[INPUT DATA]

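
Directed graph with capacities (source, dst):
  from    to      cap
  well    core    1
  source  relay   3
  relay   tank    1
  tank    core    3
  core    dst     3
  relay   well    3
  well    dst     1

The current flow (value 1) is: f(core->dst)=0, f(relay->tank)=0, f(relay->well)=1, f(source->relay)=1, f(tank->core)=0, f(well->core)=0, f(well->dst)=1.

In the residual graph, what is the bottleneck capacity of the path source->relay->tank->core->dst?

Residual capacities along the path: source->relay: 2, relay->tank: 1, tank->core: 3, core->dst: 3.
Minimum is 1.

1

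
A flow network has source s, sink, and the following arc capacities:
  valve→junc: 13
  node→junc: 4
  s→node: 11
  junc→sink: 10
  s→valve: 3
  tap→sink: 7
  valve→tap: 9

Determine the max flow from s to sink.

7

Augment s→node→junc→sink: bottleneck 4. Total 4.
Augment s→valve→junc→sink: bottleneck 3. Total 7.
No augmenting path remains in the residual graph.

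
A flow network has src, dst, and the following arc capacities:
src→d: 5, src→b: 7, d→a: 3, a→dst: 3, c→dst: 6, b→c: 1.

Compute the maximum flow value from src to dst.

4

Augment src→d→a→dst: bottleneck 3. Total 3.
Augment src→b→c→dst: bottleneck 1. Total 4.
No augmenting path remains in the residual graph.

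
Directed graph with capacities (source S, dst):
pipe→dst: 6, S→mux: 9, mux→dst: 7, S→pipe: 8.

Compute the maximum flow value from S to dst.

13

Augment S→pipe→dst: bottleneck 6. Total 6.
Augment S→mux→dst: bottleneck 7. Total 13.
No augmenting path remains in the residual graph.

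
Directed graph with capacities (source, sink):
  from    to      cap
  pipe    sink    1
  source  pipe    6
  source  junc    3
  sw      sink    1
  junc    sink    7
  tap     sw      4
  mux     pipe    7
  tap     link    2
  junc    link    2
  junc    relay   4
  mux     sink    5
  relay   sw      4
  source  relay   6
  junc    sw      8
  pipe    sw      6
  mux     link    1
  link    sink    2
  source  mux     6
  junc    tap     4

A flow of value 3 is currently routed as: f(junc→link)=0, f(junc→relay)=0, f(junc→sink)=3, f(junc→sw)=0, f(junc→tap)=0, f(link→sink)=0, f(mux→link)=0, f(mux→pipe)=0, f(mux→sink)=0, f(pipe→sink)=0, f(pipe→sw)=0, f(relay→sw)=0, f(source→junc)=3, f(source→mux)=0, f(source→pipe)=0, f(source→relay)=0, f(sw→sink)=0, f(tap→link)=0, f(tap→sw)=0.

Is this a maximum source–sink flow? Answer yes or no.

No

Residual path source→mux→sink has bottleneck 5 > 0.
Pushing 5 along it raises the flow to 8, so the given flow is not maximum.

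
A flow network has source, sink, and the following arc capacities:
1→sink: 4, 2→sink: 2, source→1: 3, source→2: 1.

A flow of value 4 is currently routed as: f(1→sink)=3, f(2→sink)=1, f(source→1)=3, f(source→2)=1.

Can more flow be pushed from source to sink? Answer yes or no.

No

Residual reachable from source: {source}; sink is not reachable.
Saturated cut: source→2, source→1 with total capacity 4 = current flow value. Flow is maximum.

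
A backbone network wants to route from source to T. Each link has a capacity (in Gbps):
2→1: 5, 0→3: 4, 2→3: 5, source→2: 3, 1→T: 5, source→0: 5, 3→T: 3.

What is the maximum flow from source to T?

6

Augment source→2→1→T: bottleneck 3. Total 3.
Augment source→0→3→T: bottleneck 3. Total 6.
No augmenting path remains in the residual graph.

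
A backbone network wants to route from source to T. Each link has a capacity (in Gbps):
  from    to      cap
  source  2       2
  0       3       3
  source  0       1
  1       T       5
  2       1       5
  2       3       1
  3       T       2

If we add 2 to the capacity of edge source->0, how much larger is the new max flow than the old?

1

Original max flow = 3.
After raising cap(source->0), augmenting paths through that edge carry 1 more unit.
New max flow = 4. Increase = 1.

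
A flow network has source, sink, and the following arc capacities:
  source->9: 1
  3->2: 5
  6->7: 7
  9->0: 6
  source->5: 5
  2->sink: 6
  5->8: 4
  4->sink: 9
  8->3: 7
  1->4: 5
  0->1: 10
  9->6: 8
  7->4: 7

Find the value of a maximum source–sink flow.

Augment source->5->8->3->2->sink: bottleneck 4. Total 4.
Augment source->9->6->7->4->sink: bottleneck 1. Total 5.
No augmenting path remains in the residual graph.

5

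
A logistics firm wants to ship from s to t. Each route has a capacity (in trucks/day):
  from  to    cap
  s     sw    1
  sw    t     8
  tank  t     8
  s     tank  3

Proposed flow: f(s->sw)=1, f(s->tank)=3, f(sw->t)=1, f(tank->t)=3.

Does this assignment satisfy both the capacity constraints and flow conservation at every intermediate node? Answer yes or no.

Yes

Every edge has 0 ≤ f(e) ≤ cap(e).
At each intermediate node, inflow equals outflow.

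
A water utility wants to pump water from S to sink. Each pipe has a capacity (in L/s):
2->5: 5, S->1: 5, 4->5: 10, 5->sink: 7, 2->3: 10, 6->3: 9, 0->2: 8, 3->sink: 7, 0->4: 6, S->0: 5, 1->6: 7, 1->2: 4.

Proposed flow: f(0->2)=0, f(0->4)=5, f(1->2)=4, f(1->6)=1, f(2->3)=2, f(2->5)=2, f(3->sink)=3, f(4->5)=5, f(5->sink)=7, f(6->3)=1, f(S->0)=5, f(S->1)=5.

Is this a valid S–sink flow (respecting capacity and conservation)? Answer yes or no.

Yes

Every edge has 0 ≤ f(e) ≤ cap(e).
At each intermediate node, inflow equals outflow.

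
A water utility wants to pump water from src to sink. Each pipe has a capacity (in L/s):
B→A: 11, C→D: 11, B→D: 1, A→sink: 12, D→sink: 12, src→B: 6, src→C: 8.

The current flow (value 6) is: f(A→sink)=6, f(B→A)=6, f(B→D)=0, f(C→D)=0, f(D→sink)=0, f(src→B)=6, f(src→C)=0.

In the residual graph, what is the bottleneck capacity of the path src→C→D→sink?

8

Residual capacities along the path: src→C: 8, C→D: 11, D→sink: 12.
Minimum is 8.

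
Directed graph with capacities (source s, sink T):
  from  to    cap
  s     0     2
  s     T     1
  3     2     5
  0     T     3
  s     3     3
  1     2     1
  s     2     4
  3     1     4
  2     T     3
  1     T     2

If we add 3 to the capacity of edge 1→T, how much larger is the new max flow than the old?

Original max flow = 8.
After raising cap(1→T), augmenting paths through that edge carry 1 more unit.
New max flow = 9. Increase = 1.

1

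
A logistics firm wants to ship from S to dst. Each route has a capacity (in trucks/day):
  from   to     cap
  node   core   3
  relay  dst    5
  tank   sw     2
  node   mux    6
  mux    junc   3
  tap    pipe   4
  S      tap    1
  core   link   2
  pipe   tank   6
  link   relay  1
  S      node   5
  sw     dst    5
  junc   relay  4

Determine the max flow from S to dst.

Augment S->tap->pipe->tank->sw->dst: bottleneck 1. Total 1.
Augment S->node->mux->junc->relay->dst: bottleneck 3. Total 4.
Augment S->node->core->link->relay->dst: bottleneck 1. Total 5.
No augmenting path remains in the residual graph.

5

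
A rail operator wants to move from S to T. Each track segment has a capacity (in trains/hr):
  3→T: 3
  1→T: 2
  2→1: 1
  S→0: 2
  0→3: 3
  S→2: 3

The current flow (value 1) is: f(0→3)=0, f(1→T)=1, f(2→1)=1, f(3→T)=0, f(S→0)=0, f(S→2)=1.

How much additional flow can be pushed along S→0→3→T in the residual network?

2

Residual capacities along the path: S→0: 2, 0→3: 3, 3→T: 3.
Minimum is 2.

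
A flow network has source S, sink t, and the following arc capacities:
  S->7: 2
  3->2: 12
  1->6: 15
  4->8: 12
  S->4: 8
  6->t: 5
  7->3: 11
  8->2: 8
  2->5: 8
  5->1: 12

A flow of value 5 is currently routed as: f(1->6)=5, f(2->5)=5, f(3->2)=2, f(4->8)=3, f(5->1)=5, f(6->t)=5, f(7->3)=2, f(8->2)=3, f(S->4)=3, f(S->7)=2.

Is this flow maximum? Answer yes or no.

Yes

Residual reachable from S: {1, 2, 3, 4, 5, 6, 7, 8, S}; t is not reachable.
Saturated cut: 6->t with total capacity 5 = current flow value. Flow is maximum.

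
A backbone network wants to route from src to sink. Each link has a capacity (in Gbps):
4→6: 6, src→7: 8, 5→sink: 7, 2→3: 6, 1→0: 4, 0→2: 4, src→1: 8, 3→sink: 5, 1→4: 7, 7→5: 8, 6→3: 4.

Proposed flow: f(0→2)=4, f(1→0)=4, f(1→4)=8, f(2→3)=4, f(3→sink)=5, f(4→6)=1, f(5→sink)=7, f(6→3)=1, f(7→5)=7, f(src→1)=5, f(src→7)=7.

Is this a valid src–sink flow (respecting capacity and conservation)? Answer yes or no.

Capacity violated on 1→4: flow 8 > capacity 7.

No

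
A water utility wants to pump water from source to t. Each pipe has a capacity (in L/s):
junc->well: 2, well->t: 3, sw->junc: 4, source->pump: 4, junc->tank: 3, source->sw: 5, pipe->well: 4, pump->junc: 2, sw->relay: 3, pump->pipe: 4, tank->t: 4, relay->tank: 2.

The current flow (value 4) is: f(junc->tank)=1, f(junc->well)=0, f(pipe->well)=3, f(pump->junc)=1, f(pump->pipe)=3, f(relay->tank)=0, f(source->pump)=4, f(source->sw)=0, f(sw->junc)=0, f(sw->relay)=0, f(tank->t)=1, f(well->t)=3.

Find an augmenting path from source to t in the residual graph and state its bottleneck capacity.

Residual along source->sw->junc->tank->t: source->sw: 5, sw->junc: 4, junc->tank: 2, tank->t: 3.
Bottleneck = min = 2.

source->sw->junc->tank->t, bottleneck 2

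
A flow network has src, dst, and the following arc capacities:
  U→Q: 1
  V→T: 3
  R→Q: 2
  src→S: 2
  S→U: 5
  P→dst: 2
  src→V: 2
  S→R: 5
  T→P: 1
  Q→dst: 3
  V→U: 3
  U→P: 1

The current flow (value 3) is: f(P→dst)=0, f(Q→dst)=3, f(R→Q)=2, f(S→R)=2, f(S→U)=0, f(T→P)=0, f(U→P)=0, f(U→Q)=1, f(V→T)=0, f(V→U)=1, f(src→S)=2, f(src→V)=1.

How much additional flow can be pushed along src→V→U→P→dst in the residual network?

Residual capacities along the path: src→V: 1, V→U: 2, U→P: 1, P→dst: 2.
Minimum is 1.

1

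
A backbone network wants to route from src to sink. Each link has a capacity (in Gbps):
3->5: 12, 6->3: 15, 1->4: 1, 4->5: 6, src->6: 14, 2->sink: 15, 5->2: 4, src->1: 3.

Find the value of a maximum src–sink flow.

Augment src->6->3->5->2->sink: bottleneck 4. Total 4.
No augmenting path remains in the residual graph.

4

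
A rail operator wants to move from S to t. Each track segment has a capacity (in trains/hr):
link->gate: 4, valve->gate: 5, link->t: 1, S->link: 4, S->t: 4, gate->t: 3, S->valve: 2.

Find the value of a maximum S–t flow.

8

Augment S->t: bottleneck 4. Total 4.
Augment S->link->t: bottleneck 1. Total 5.
Augment S->valve->gate->t: bottleneck 2. Total 7.
Augment S->link->gate->t: bottleneck 1. Total 8.
No augmenting path remains in the residual graph.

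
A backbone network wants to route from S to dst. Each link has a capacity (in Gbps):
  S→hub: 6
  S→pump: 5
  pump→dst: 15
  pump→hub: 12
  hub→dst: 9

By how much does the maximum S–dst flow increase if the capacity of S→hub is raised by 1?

1

Original max flow = 11.
After raising cap(S→hub), augmenting paths through that edge carry 1 more unit.
New max flow = 12. Increase = 1.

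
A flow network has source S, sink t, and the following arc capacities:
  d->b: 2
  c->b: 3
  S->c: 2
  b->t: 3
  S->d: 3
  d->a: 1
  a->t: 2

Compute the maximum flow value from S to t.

4

Augment S->c->b->t: bottleneck 2. Total 2.
Augment S->d->b->t: bottleneck 1. Total 3.
Augment S->d->a->t: bottleneck 1. Total 4.
No augmenting path remains in the residual graph.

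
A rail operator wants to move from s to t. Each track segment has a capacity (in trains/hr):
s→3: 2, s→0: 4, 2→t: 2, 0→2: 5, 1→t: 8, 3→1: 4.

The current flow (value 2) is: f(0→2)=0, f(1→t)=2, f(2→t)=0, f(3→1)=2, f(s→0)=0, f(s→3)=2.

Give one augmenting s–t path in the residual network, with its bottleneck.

Residual along s→0→2→t: s→0: 4, 0→2: 5, 2→t: 2.
Bottleneck = min = 2.

s→0→2→t, bottleneck 2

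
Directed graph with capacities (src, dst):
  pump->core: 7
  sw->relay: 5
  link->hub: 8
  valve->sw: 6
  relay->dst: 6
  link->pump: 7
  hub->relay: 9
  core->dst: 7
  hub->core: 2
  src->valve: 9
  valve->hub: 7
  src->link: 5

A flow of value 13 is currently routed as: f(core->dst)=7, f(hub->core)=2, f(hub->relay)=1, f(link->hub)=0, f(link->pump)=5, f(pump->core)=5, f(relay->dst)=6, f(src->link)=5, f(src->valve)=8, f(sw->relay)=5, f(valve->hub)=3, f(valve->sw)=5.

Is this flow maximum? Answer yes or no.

Residual reachable from src: {hub, relay, src, sw, valve}; dst is not reachable.
Saturated cut: src->link, hub->core, relay->dst with total capacity 13 = current flow value. Flow is maximum.

Yes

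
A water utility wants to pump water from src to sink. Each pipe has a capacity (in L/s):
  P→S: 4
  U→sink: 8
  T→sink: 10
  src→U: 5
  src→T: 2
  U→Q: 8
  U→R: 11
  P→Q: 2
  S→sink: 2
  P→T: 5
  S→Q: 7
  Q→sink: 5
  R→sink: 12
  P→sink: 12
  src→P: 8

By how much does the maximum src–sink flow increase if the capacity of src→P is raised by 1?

Original max flow = 15.
After raising cap(src→P), augmenting paths through that edge carry 1 more unit.
New max flow = 16. Increase = 1.

1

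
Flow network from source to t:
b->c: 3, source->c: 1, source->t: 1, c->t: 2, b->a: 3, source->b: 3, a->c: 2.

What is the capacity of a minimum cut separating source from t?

Max flow = 3 (via 3 augmenting paths).
In the residual at optimum, the set reachable from source is {a, b, c, source}.
Cut edges: source->t (cap 1), c->t (cap 2). Sum = 3.

3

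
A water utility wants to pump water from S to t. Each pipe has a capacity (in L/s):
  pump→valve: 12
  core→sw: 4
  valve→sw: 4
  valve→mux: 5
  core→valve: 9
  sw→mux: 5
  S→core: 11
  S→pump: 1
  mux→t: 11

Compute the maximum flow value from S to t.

10

Augment S→pump→valve→mux→t: bottleneck 1. Total 1.
Augment S→core→valve→mux→t: bottleneck 4. Total 5.
Augment S→core→sw→mux→t: bottleneck 4. Total 9.
Augment S→core→valve→sw→mux→t: bottleneck 1. Total 10.
No augmenting path remains in the residual graph.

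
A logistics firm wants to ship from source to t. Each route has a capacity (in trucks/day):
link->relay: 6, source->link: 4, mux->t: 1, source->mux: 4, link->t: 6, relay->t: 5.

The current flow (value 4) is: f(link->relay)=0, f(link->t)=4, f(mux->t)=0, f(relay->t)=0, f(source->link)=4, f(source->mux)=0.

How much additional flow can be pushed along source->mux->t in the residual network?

1

Residual capacities along the path: source->mux: 4, mux->t: 1.
Minimum is 1.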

[/INPUT DATA]

Select every line above that contains the word "Directed", and copy it.

SOLUTION BELOW.
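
Directed graph with capacities (source, dst):
Directed graph with capacities (source S, dst):
Directed graph with capacities (source, sink):
Directed graph with capacities (source s, sink T):
Directed graph with capacities (src, dst):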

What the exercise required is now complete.